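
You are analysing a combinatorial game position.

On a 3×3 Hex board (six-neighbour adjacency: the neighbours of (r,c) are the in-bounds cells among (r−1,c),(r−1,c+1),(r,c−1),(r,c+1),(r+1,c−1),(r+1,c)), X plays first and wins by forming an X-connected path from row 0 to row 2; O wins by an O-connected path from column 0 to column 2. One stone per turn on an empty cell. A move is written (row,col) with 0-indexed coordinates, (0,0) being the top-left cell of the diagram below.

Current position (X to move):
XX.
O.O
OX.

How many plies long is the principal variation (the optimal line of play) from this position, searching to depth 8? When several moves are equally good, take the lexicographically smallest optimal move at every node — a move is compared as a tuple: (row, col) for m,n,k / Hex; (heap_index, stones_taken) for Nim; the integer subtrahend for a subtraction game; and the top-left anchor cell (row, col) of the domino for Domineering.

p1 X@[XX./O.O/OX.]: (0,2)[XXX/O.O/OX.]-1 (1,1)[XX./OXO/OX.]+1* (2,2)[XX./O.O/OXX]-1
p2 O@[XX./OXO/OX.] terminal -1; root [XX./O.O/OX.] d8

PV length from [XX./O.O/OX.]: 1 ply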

---

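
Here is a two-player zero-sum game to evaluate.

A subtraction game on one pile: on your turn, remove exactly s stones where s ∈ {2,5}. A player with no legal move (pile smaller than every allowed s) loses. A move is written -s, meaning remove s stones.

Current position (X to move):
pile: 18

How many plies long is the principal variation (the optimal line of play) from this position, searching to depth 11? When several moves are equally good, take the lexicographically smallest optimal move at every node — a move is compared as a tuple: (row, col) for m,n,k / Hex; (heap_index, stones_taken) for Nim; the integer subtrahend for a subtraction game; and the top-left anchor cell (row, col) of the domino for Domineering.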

* * *

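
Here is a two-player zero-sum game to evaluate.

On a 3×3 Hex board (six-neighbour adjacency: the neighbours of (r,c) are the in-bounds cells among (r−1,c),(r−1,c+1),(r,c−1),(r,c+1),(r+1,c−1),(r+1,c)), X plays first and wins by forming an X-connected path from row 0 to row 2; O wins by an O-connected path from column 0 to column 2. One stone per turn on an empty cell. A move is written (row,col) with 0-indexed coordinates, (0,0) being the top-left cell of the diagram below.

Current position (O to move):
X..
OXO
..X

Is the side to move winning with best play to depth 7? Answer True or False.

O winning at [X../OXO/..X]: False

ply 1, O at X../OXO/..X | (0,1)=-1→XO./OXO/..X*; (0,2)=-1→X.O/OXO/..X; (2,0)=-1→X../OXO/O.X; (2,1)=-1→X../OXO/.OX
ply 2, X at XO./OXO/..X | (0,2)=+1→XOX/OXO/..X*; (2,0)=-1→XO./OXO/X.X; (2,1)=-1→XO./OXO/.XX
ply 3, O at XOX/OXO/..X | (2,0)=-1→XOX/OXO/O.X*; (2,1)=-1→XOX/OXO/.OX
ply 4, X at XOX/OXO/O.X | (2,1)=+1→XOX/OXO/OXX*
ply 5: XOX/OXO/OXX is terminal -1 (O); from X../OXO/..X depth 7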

#### [PROBLEM STATEMENT]
Lines with the word "pile" in them should be copied from the preceding records.

#### [WRITTEN RESPONSE]
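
A subtraction game on one pile: on your turn, remove exactly s stones where s ∈ {2,5}. A player with no legal move (pile smaller than every allowed s) loses. A move is written -s, meaning remove s stones.
pile: 18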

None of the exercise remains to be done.